Below are records. Return each one exactly as written.
= Beginning of Section =
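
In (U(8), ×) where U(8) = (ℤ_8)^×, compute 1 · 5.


Operation: multiplication mod 8
1 · 5 = (a × b) mod 8 with a = 1, b = 5

1 · 5 = 5


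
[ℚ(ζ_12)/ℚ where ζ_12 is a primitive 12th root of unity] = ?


[ℚ(ζ_n):ℚ] = deg Φ_n(x) = φ(n). Here φ(12) = 4

[ℚ(ζ_12)/ℚ where ζ_12 is a primitive 12th root of unity] = 4


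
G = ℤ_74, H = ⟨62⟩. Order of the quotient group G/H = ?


|⟨62⟩| = n / gcd(62, 74) = 74 / 2 = 37
H is normal (ℤ_74 is abelian).
|G/H| = |G| / |H| = 74 / 37 = 2

|G/H| = 2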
= End of Section =
Response to this task:
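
In (U(8), ×) where U(8) = (ℤ_8)^×, compute 1 · 5.


Operation: multiplication mod 8
1 · 5 = (a × b) mod 8 with a = 1, b = 5

1 · 5 = 5


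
[ℚ(ζ_12)/ℚ where ζ_12 is a primitive 12th root of unity] = ?


[ℚ(ζ_n):ℚ] = deg Φ_n(x) = φ(n). Here φ(12) = 4

[ℚ(ζ_12)/ℚ where ζ_12 is a primitive 12th root of unity] = 4


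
G = ℤ_74, H = ⟨62⟩. Order of the quotient group G/H = ?


|⟨62⟩| = n / gcd(62, 74) = 74 / 2 = 37
H is normal (ℤ_74 is abelian).
|G/H| = |G| / |H| = 74 / 37 = 2

|G/H| = 2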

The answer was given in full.